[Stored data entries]
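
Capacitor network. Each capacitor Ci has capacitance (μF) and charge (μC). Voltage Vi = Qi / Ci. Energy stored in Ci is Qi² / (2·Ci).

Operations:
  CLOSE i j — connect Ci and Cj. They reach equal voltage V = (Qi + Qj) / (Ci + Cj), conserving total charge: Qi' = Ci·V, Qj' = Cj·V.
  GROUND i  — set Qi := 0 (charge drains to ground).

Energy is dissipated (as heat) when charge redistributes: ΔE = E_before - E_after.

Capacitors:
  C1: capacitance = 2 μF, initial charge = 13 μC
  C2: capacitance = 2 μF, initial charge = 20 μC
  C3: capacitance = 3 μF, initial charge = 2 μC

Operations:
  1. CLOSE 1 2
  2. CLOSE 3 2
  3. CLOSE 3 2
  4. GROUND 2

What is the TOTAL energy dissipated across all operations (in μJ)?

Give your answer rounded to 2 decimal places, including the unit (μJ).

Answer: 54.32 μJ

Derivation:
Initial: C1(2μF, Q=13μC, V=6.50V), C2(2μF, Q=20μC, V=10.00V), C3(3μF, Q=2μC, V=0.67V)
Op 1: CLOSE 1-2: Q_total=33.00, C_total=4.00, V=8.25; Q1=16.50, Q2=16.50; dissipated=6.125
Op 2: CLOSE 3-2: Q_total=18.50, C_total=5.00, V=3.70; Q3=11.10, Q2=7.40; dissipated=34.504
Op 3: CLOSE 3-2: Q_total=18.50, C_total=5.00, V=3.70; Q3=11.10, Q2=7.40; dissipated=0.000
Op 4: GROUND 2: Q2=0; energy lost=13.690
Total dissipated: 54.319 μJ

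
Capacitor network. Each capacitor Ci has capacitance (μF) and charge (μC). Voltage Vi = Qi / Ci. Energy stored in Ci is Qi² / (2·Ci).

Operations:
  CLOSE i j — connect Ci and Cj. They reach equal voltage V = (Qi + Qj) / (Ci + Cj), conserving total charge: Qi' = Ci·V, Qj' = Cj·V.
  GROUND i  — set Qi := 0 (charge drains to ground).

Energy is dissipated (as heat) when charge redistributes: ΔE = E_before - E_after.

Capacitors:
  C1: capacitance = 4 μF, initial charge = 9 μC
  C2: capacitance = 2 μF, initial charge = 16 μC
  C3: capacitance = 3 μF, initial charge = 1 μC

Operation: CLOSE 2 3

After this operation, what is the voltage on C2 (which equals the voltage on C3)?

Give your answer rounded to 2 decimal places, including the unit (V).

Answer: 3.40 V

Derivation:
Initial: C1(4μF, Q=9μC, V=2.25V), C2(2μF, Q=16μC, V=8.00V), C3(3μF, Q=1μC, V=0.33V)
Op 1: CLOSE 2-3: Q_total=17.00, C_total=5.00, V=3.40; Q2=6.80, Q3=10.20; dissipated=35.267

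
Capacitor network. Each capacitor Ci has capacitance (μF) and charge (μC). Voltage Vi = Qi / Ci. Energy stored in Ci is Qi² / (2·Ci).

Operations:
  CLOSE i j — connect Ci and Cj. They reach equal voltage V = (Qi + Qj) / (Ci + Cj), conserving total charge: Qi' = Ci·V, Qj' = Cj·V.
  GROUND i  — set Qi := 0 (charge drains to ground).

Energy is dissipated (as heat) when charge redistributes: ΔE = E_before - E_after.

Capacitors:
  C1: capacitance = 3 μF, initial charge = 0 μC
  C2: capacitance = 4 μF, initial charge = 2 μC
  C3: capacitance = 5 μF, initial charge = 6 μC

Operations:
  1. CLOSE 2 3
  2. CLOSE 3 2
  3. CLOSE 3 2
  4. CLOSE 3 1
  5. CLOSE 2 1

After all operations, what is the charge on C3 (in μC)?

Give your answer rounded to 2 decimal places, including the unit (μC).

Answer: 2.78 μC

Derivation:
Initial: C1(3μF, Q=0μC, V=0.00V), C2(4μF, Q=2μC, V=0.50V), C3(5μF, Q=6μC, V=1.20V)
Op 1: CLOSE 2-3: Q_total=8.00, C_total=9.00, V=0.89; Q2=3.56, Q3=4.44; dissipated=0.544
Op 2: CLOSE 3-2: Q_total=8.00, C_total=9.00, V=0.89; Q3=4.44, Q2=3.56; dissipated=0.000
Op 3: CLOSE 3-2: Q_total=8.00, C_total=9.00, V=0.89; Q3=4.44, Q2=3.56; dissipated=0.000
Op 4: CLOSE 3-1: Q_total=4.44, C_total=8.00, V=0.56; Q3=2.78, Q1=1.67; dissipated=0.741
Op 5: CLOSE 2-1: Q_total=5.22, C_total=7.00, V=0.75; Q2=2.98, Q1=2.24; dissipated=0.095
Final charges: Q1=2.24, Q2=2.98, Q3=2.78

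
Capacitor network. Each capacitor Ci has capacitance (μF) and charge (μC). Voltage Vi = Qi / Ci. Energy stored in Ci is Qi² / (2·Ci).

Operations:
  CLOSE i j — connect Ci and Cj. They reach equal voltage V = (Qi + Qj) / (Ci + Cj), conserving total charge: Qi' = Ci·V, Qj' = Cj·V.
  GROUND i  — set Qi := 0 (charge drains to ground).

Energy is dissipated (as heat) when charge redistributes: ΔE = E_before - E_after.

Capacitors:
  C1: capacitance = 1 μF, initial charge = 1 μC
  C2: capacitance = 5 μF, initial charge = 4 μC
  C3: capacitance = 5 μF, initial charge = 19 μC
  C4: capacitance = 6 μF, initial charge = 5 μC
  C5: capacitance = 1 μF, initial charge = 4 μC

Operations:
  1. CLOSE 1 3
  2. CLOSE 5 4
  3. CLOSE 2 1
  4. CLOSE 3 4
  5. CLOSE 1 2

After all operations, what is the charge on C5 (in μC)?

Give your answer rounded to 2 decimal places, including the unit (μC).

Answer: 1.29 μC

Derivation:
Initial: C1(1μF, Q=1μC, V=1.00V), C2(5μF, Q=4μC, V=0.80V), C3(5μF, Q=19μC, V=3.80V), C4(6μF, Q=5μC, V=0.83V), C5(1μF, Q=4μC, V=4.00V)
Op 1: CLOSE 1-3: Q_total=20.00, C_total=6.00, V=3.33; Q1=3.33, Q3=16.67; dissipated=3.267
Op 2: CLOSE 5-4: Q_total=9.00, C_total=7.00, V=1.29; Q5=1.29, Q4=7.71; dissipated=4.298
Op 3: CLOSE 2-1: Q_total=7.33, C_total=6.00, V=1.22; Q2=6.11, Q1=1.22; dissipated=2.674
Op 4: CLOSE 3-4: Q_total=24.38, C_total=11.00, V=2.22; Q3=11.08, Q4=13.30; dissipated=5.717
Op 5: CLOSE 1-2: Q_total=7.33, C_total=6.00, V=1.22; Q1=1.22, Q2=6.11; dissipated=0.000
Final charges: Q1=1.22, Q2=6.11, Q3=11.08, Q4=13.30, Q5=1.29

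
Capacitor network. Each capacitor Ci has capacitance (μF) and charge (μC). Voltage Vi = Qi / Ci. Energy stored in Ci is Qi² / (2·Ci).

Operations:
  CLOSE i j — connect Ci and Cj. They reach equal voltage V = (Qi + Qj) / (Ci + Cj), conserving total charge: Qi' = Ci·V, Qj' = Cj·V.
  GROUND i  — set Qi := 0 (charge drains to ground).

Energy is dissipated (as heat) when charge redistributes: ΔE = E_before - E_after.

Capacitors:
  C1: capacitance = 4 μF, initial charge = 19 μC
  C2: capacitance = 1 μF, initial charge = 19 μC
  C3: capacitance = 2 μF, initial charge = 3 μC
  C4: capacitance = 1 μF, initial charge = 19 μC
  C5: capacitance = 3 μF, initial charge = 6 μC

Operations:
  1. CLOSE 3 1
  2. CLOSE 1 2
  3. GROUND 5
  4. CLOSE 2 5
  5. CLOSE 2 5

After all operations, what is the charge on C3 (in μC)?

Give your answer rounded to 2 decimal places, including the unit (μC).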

▶ _Work instructions_
Nothing but the lines from the first line of the data through the line with "After this operation, what" should be returned, exactly as they appear, both ends included.

▶ _Answer box_
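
Capacitor network. Each capacitor Ci has capacitance (μF) and charge (μC). Voltage Vi = Qi / Ci. Energy stored in Ci is Qi² / (2·Ci).

Operations:
  CLOSE i j — connect Ci and Cj. They reach equal voltage V = (Qi + Qj) / (Ci + Cj), conserving total charge: Qi' = Ci·V, Qj' = Cj·V.
  GROUND i  — set Qi := 0 (charge drains to ground).

Energy is dissipated (as heat) when charge redistributes: ΔE = E_before - E_after.

Capacitors:
  C1: capacitance = 2 μF, initial charge = 13 μC
  C2: capacitance = 2 μF, initial charge = 20 μC
  C3: capacitance = 3 μF, initial charge = 2 μC

Operations:
  1. CLOSE 1 2
  2. CLOSE 3 2
  3. CLOSE 3 2
  4. GROUND 2

What is the TOTAL energy dissipated across all operations (in μJ)?

Give your answer rounded to 2 decimal places, including the unit (μJ).

Answer: 54.32 μJ

Derivation:
Initial: C1(2μF, Q=13μC, V=6.50V), C2(2μF, Q=20μC, V=10.00V), C3(3μF, Q=2μC, V=0.67V)
Op 1: CLOSE 1-2: Q_total=33.00, C_total=4.00, V=8.25; Q1=16.50, Q2=16.50; dissipated=6.125
Op 2: CLOSE 3-2: Q_total=18.50, C_total=5.00, V=3.70; Q3=11.10, Q2=7.40; dissipated=34.504
Op 3: CLOSE 3-2: Q_total=18.50, C_total=5.00, V=3.70; Q3=11.10, Q2=7.40; dissipated=0.000
Op 4: GROUND 2: Q2=0; energy lost=13.690
Total dissipated: 54.319 μJ

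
Capacitor network. Each capacitor Ci has capacitance (μF) and charge (μC). Voltage Vi = Qi / Ci. Energy stored in Ci is Qi² / (2·Ci).

Operations:
  CLOSE i j — connect Ci and Cj. They reach equal voltage V = (Qi + Qj) / (Ci + Cj), conserving total charge: Qi' = Ci·V, Qj' = Cj·V.
  GROUND i  — set Qi := 0 (charge drains to ground).

Energy is dissipated (as heat) when charge redistributes: ΔE = E_before - E_after.

Capacitors:
  C1: capacitance = 4 μF, initial charge = 9 μC
  C2: capacitance = 2 μF, initial charge = 16 μC
  C3: capacitance = 3 μF, initial charge = 1 μC

Operation: CLOSE 2 3

After this operation, what is the voltage on C2 (which equals the voltage on C3)?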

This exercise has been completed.